## Your task
Starting from the line in which "Let P be the number of triangulations" appears, output every line down to the last line of the data below, exactly and without anything more.

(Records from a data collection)
--------

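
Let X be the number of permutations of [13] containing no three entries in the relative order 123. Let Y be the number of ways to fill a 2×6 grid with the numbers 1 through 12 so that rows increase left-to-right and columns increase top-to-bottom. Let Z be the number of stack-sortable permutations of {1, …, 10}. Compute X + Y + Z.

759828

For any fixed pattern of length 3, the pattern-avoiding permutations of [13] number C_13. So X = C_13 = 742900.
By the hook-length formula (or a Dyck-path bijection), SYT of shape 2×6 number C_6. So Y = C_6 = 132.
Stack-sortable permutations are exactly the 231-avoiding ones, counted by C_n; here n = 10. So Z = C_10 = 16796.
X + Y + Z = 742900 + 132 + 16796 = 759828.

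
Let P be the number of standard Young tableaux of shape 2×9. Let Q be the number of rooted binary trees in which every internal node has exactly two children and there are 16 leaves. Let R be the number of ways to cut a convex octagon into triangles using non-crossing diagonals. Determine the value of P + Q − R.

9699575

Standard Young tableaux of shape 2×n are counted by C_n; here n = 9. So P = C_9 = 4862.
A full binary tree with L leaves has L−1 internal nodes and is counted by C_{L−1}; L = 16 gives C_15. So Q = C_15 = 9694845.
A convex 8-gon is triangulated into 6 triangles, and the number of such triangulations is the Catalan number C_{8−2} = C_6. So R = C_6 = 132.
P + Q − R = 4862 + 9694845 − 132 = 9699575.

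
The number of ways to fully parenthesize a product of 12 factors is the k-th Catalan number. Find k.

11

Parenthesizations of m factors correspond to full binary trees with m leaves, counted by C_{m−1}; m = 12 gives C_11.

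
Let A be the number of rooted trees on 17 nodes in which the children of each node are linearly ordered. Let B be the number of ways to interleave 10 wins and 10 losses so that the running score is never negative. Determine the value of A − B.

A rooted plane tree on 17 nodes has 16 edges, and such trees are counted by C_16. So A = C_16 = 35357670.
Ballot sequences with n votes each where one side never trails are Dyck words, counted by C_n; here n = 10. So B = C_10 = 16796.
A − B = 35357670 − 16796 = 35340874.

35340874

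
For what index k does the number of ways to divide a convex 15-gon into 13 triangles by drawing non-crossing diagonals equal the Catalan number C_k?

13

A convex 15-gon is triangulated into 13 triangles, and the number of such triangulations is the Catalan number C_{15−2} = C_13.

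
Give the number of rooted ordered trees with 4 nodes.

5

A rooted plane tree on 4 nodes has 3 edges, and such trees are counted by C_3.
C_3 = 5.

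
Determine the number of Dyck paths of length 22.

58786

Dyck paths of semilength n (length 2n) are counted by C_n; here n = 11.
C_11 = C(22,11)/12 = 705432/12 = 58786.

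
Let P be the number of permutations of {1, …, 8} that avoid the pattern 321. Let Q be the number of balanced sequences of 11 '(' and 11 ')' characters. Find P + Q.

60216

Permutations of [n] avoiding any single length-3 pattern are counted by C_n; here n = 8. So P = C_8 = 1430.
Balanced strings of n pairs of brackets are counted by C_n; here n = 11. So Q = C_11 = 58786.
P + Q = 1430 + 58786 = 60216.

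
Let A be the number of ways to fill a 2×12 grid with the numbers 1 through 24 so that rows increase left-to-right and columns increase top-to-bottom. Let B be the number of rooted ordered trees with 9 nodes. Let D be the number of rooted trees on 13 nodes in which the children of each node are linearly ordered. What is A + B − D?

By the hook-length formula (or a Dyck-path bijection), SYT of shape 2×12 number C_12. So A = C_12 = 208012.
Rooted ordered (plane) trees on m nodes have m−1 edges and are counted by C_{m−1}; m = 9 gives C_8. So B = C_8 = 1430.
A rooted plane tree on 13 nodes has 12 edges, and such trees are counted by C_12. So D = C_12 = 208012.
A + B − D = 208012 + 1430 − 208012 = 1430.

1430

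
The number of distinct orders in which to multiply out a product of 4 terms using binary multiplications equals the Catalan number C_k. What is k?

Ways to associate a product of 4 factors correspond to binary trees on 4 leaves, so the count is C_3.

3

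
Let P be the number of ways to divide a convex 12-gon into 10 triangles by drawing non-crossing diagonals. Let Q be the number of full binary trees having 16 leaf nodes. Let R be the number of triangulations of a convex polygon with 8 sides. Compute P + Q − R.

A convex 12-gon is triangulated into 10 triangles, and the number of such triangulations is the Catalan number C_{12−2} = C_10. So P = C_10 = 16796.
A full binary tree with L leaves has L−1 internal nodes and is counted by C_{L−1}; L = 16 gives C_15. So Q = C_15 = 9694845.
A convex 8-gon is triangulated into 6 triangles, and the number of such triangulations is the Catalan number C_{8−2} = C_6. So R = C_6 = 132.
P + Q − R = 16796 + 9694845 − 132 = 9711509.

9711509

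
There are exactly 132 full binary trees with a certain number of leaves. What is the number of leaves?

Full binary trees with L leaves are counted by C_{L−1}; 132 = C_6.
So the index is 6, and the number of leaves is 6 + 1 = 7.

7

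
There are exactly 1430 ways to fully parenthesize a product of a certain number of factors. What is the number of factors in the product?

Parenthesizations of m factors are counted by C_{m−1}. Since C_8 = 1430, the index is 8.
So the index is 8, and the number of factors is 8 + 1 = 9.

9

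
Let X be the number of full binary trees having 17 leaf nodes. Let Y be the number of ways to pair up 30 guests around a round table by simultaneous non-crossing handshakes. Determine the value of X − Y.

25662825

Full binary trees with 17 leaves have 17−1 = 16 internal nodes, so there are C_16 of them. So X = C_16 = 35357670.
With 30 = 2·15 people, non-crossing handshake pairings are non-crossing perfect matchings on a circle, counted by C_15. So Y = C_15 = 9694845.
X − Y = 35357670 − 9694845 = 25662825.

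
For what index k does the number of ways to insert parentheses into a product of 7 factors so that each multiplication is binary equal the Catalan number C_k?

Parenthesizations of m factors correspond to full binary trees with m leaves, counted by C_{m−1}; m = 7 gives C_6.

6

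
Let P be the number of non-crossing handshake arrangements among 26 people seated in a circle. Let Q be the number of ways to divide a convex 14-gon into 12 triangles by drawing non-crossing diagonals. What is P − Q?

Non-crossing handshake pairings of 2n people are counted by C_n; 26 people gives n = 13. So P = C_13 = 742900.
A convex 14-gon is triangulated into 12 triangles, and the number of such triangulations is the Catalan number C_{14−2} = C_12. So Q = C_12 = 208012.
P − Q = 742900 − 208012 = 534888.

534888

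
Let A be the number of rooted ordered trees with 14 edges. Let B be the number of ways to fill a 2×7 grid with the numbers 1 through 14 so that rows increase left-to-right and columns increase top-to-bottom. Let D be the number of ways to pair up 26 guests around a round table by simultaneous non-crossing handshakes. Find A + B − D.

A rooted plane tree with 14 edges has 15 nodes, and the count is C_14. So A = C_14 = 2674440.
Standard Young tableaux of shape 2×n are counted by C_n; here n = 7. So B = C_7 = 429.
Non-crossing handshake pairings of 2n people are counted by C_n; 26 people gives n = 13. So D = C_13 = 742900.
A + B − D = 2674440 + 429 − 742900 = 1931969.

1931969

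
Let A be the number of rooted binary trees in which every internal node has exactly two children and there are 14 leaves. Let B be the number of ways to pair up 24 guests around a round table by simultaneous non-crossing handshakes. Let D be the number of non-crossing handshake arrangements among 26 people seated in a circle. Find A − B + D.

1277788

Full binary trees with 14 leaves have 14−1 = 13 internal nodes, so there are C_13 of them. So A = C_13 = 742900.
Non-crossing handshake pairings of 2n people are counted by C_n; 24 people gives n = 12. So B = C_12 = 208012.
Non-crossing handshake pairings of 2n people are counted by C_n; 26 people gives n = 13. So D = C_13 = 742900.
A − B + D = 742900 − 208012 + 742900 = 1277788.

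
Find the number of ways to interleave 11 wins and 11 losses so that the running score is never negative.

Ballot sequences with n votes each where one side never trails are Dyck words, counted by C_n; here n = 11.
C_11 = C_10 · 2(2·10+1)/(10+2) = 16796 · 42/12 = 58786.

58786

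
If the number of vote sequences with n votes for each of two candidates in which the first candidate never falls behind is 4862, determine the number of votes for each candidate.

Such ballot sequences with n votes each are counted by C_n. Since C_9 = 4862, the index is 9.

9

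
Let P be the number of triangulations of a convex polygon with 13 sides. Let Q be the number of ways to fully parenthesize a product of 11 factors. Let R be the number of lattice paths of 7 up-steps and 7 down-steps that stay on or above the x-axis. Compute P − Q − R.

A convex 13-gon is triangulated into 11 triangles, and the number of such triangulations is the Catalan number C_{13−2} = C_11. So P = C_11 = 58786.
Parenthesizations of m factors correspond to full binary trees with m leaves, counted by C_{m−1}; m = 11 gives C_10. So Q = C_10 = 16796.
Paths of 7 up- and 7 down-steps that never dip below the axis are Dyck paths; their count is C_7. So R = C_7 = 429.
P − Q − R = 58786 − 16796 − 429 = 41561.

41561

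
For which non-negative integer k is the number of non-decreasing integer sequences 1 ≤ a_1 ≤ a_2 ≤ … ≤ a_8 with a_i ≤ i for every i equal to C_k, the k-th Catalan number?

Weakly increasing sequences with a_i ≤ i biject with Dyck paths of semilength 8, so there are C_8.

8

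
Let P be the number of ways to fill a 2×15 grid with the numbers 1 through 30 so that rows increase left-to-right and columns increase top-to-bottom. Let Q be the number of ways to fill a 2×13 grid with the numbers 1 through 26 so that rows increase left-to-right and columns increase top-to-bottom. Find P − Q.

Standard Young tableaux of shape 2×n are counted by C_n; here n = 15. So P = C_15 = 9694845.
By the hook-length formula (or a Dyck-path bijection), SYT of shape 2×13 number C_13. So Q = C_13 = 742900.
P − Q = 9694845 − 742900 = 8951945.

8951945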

--------

## Task output
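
Let P be the number of triangulations of a convex polygon with 13 sides. Let Q be the number of ways to fully parenthesize a product of 11 factors. Let R be the number of lattice paths of 7 up-steps and 7 down-steps that stay on or above the x-axis. Compute P − Q − R.

A convex 13-gon is triangulated into 11 triangles, and the number of such triangulations is the Catalan number C_{13−2} = C_11. So P = C_11 = 58786.
Parenthesizations of m factors correspond to full binary trees with m leaves, counted by C_{m−1}; m = 11 gives C_10. So Q = C_10 = 16796.
Paths of 7 up- and 7 down-steps that never dip below the axis are Dyck paths; their count is C_7. So R = C_7 = 429.
P − Q − R = 58786 − 16796 − 429 = 41561.

41561

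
For which non-negative integer k is the number of non-decreasing integer sequences 1 ≤ a_1 ≤ a_2 ≤ … ≤ a_8 with a_i ≤ i for every i equal to C_k, the k-th Catalan number?

Weakly increasing sequences with a_i ≤ i biject with Dyck paths of semilength 8, so there are C_8.

8

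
Let P be the number of ways to fill a 2×15 grid with the numbers 1 through 30 so that rows increase left-to-right and columns increase top-to-bottom. Let Q be the number of ways to fill a 2×13 grid with the numbers 1 through 26 so that rows increase left-to-right and columns increase top-to-bottom. Find P − Q.

Standard Young tableaux of shape 2×n are counted by C_n; here n = 15. So P = C_15 = 9694845.
By the hook-length formula (or a Dyck-path bijection), SYT of shape 2×13 number C_13. So Q = C_13 = 742900.
P − Q = 9694845 − 742900 = 8951945.

8951945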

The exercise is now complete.